→ **Requirement**
"Answer: 1407" appears in one line; retype that line and all lines following it through the end of the records, with nothing left out or added.
--------------------
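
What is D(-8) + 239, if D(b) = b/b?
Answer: 240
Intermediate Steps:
D(b) = 1
D(-8) + 239 = 1 + 239 = 240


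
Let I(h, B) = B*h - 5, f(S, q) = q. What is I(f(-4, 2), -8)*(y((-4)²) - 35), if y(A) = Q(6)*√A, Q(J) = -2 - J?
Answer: 1407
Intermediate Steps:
I(h, B) = -5 + B*h
y(A) = -8*√A (y(A) = (-2 - 1*6)*√A = (-2 - 6)*√A = -8*√A)
I(f(-4, 2), -8)*(y((-4)²) - 35) = (-5 - 8*2)*(-8*√((-4)²) - 35) = (-5 - 16)*(-8*√16 - 35) = -21*(-8*4 - 35) = -21*(-32 - 35) = -21*(-67) = 1407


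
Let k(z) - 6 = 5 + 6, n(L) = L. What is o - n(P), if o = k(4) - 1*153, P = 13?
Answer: -149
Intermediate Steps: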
--------------------
→ **Answer to the problem**
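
Answer: 1407
Intermediate Steps:
I(h, B) = -5 + B*h
y(A) = -8*√A (y(A) = (-2 - 1*6)*√A = (-2 - 6)*√A = -8*√A)
I(f(-4, 2), -8)*(y((-4)²) - 35) = (-5 - 8*2)*(-8*√((-4)²) - 35) = (-5 - 16)*(-8*√16 - 35) = -21*(-8*4 - 35) = -21*(-32 - 35) = -21*(-67) = 1407


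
Let k(z) - 6 = 5 + 6, n(L) = L. What is o - n(P), if o = k(4) - 1*153, P = 13?
Answer: -149
Intermediate Steps: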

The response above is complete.